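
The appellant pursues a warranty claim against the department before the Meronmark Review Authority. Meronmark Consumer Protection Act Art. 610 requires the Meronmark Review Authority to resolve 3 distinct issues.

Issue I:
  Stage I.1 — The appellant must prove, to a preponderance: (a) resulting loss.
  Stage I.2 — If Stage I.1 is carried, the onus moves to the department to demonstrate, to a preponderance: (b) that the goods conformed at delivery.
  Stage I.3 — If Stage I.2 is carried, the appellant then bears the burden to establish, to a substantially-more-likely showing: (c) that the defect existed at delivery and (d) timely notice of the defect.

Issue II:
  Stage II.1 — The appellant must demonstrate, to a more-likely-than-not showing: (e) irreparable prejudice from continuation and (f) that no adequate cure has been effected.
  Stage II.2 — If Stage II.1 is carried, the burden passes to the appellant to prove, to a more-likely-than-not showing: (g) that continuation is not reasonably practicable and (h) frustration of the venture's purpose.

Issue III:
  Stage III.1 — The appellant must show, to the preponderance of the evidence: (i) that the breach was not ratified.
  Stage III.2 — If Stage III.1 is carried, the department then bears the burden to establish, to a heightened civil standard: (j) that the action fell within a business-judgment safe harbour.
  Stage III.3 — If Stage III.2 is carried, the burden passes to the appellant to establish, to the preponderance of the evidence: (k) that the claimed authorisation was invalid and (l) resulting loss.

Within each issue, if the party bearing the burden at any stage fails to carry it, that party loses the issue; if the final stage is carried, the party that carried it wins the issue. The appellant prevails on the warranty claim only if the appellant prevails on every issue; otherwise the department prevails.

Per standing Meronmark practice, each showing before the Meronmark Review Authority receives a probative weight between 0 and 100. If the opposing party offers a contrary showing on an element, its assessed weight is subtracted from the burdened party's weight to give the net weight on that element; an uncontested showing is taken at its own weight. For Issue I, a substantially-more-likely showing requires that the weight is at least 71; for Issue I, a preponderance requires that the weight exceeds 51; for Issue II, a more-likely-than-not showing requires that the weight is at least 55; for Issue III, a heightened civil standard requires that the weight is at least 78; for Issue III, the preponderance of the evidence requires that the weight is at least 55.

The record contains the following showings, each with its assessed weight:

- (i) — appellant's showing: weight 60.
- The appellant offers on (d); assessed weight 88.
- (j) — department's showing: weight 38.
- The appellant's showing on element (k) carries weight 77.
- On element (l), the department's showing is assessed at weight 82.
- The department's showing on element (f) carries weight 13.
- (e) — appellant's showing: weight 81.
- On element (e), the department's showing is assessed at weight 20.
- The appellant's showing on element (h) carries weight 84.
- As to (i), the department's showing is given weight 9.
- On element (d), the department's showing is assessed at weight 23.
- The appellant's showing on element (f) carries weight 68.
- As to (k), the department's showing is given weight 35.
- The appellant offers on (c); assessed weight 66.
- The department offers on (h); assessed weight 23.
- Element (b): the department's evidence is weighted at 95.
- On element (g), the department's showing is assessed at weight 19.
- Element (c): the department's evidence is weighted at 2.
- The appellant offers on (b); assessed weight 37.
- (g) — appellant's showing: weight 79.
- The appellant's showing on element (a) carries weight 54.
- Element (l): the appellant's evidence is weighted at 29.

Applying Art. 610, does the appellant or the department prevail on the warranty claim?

department

— Issue I —
Stage I.1 — burden on appellant; standard: a preponderance (weight exceeds 51).
    (a): 54 > 51 [met]
  All elements met. The burden passes to the department.
Stage I.2 — burden on department; standard: a preponderance (weight exceeds 51).
    (b): 95 − 37 = 58 > 51 [met]
  All elements met. The burden passes to the appellant.
Stage I.3 — burden on appellant; standard: a substantially-more-likely showing (weight is at least 71).
    (c): 66 − 2 = 64 < 71 [not met]
    (d): 88 − 23 = 65 < 71 [not met]
  Stage I.3 not carried; the appellant fails its burden.
The department prevails on this issue.
— Issue II —
Stage II.1 (appellant, a more-likely-than-not showing, weight is at least 55): (e) net 81−20=61 ≥ 55 — meets; (f) net 68−13=55 ≥ 55 — meets.
  All elements met. The appellant retains the burden for Stage II.2.
Stage II.2 (appellant, a more-likely-than-not showing, weight is at least 55): (g) net 79−19=60 ≥ 55 — meets; (h) net 84−23=61 ≥ 55 — meets.
  Stage II.2 carried; the final stage is satisfied.
All stages carried — the appellant prevails on this issue.
— Issue III —
Stage III.1 (appellant, the preponderance of the evidence, weight is at least 55): (i) net 60−9=51 < 55 — fails.
  The appellant does not carry Stage III.1.
The department prevails on this issue.
Per-issue: Issue I → department; Issue II → appellant; Issue III → department. The appellant must prevail on every issue; overall, the department prevails.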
________
TASK TO COMPLETE
Output the lines above exactly, but only those between the line holding "- The department offers" and the line holding "- Element (l): the", inclusive.

RESPONSE TO THE EXERCISE
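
- The department offers on (h); assessed weight 23.
- Element (b): the department's evidence is weighted at 95.
- On element (g), the department's showing is assessed at weight 19.
- Element (c): the department's evidence is weighted at 2.
- The appellant offers on (b); assessed weight 37.
- (g) — appellant's showing: weight 79.
- The appellant's showing on element (a) carries weight 54.
- Element (l): the appellant's evidence is weighted at 29.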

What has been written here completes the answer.